> EXERCISE GOAL
Write out the entries below once more, exactly.

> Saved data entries
········

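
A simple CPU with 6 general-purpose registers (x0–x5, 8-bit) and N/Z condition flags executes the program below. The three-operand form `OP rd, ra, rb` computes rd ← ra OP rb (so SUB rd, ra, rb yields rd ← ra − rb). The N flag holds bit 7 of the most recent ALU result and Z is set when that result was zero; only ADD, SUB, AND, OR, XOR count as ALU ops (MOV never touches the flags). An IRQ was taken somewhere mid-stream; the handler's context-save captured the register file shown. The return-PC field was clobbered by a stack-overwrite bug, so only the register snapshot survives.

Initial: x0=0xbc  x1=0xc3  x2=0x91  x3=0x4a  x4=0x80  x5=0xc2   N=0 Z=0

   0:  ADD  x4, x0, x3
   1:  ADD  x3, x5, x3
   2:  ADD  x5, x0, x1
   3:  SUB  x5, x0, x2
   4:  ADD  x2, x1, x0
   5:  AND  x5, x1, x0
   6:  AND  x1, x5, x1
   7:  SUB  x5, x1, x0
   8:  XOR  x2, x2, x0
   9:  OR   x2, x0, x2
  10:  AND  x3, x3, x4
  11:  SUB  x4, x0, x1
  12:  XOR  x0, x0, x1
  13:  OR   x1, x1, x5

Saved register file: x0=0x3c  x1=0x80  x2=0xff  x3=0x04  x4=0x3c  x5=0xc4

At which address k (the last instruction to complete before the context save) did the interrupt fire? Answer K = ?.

after  0: x0=0xbc x1=0xc3 x2=0x91 x3=0x4a x4=0x06 x5=0xc2  N=0 Z=0
after  1: x0=0xbc x1=0xc3 x2=0x91 x3=0x0c x4=0x06 x5=0xc2  N=0 Z=0
after  2: x0=0xbc x1=0xc3 x2=0x91 x3=0x0c x4=0x06 x5=0x7f  N=0 Z=0
after  3: x0=0xbc x1=0xc3 x2=0x91 x3=0x0c x4=0x06 x5=0x2b  N=0 Z=0
after  4: x0=0xbc x1=0xc3 x2=0x7f x3=0x0c x4=0x06 x5=0x2b  N=0 Z=0
after  5: x0=0xbc x1=0xc3 x2=0x7f x3=0x0c x4=0x06 x5=0x80  N=1 Z=0
after  6: x0=0xbc x1=0x80 x2=0x7f x3=0x0c x4=0x06 x5=0x80  N=1 Z=0
after  7: x0=0xbc x1=0x80 x2=0x7f x3=0x0c x4=0x06 x5=0xc4  N=1 Z=0
after  8: x0=0xbc x1=0x80 x2=0xc3 x3=0x0c x4=0x06 x5=0xc4  N=1 Z=0
after  9: x0=0xbc x1=0x80 x2=0xff x3=0x0c x4=0x06 x5=0xc4  N=1 Z=0
after 10: x0=0xbc x1=0x80 x2=0xff x3=0x04 x4=0x06 x5=0xc4  N=0 Z=0
after 11: x0=0xbc x1=0x80 x2=0xff x3=0x04 x4=0x3c x5=0xc4  N=0 Z=0
after 12: x0=0x3c x1=0x80 x2=0xff x3=0x04 x4=0x3c x5=0xc4  N=0 Z=0
-- IRQ taken; context saved, return-PC = 13 --

K = 12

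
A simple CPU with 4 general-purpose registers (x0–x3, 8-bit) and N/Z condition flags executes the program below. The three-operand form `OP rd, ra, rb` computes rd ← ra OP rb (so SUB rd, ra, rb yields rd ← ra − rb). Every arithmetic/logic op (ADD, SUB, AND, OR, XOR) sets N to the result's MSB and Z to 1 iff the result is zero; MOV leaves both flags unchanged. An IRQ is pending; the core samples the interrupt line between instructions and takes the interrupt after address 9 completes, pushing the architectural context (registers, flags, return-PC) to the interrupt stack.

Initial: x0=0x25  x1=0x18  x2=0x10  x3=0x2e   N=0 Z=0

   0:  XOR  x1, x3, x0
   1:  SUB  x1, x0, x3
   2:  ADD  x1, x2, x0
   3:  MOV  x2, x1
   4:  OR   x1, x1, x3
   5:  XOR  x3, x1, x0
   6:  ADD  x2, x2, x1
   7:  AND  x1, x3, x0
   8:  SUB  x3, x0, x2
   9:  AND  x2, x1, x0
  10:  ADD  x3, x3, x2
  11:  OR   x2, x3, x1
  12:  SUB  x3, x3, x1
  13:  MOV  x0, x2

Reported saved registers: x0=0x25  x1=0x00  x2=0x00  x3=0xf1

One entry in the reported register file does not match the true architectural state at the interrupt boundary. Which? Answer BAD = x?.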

········

> RESPONSE
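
A simple CPU with 6 general-purpose registers (x0–x5, 8-bit) and N/Z condition flags executes the program below. The three-operand form `OP rd, ra, rb` computes rd ← ra OP rb (so SUB rd, ra, rb yields rd ← ra − rb). The N flag holds bit 7 of the most recent ALU result and Z is set when that result was zero; only ADD, SUB, AND, OR, XOR count as ALU ops (MOV never touches the flags). An IRQ was taken somewhere mid-stream; the handler's context-save captured the register file shown. The return-PC field was clobbered by a stack-overwrite bug, so only the register snapshot survives.

Initial: x0=0xbc  x1=0xc3  x2=0x91  x3=0x4a  x4=0x80  x5=0xc2   N=0 Z=0

   0:  ADD  x4, x0, x3
   1:  ADD  x3, x5, x3
   2:  ADD  x5, x0, x1
   3:  SUB  x5, x0, x2
   4:  ADD  x2, x1, x0
   5:  AND  x5, x1, x0
   6:  AND  x1, x5, x1
   7:  SUB  x5, x1, x0
   8:  XOR  x2, x2, x0
   9:  OR   x2, x0, x2
  10:  AND  x3, x3, x4
  11:  SUB  x4, x0, x1
  12:  XOR  x0, x0, x1
  13:  OR   x1, x1, x5

Saved register file: x0=0x3c  x1=0x80  x2=0xff  x3=0x04  x4=0x3c  x5=0xc4

At which address k (the last instruction to complete before the context save) did the interrupt fire? Answer K = ?.

after  0: x0=0xbc x1=0xc3 x2=0x91 x3=0x4a x4=0x06 x5=0xc2  N=0 Z=0
after  1: x0=0xbc x1=0xc3 x2=0x91 x3=0x0c x4=0x06 x5=0xc2  N=0 Z=0
after  2: x0=0xbc x1=0xc3 x2=0x91 x3=0x0c x4=0x06 x5=0x7f  N=0 Z=0
after  3: x0=0xbc x1=0xc3 x2=0x91 x3=0x0c x4=0x06 x5=0x2b  N=0 Z=0
after  4: x0=0xbc x1=0xc3 x2=0x7f x3=0x0c x4=0x06 x5=0x2b  N=0 Z=0
after  5: x0=0xbc x1=0xc3 x2=0x7f x3=0x0c x4=0x06 x5=0x80  N=1 Z=0
after  6: x0=0xbc x1=0x80 x2=0x7f x3=0x0c x4=0x06 x5=0x80  N=1 Z=0
after  7: x0=0xbc x1=0x80 x2=0x7f x3=0x0c x4=0x06 x5=0xc4  N=1 Z=0
after  8: x0=0xbc x1=0x80 x2=0xc3 x3=0x0c x4=0x06 x5=0xc4  N=1 Z=0
after  9: x0=0xbc x1=0x80 x2=0xff x3=0x0c x4=0x06 x5=0xc4  N=1 Z=0
after 10: x0=0xbc x1=0x80 x2=0xff x3=0x04 x4=0x06 x5=0xc4  N=0 Z=0
after 11: x0=0xbc x1=0x80 x2=0xff x3=0x04 x4=0x3c x5=0xc4  N=0 Z=0
after 12: x0=0x3c x1=0x80 x2=0xff x3=0x04 x4=0x3c x5=0xc4  N=0 Z=0
-- IRQ taken; context saved, return-PC = 13 --

K = 12

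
A simple CPU with 4 general-purpose registers (x0–x3, 8-bit) and N/Z condition flags executes the program below. The three-operand form `OP rd, ra, rb` computes rd ← ra OP rb (so SUB rd, ra, rb yields rd ← ra − rb). Every arithmetic/logic op (ADD, SUB, AND, OR, XOR) sets N to the result's MSB and Z to 1 iff the result is zero; MOV leaves both flags unchanged. An IRQ is pending; the core samples the interrupt line between instructions and takes the interrupt after address 9 completes, pushing the architectural context (registers, flags, return-PC) to the interrupt stack.

Initial: x0=0x25  x1=0x18  x2=0x10  x3=0x2e   N=0 Z=0

   0:  XOR  x1, x3, x0
   1:  SUB  x1, x0, x3
   2:  ADD  x1, x2, x0
   3:  MOV  x2, x1
   4:  OR   x1, x1, x3
   5:  XOR  x3, x1, x0
   6:  ADD  x2, x2, x1
   7:  AND  x1, x3, x0
   8:  SUB  x3, x0, x2
   9:  AND  x2, x1, x0
  10:  ADD  x3, x3, x2
  11:  OR   x2, x3, x1
  12:  SUB  x3, x3, x1
  13:  MOV  x0, x2

Reported saved registers: x0=0x25  x1=0x00  x2=0x00  x3=0xf1

One entry in the reported register file does not match the true architectural state at the interrupt boundary. Which? Answer BAD = x?.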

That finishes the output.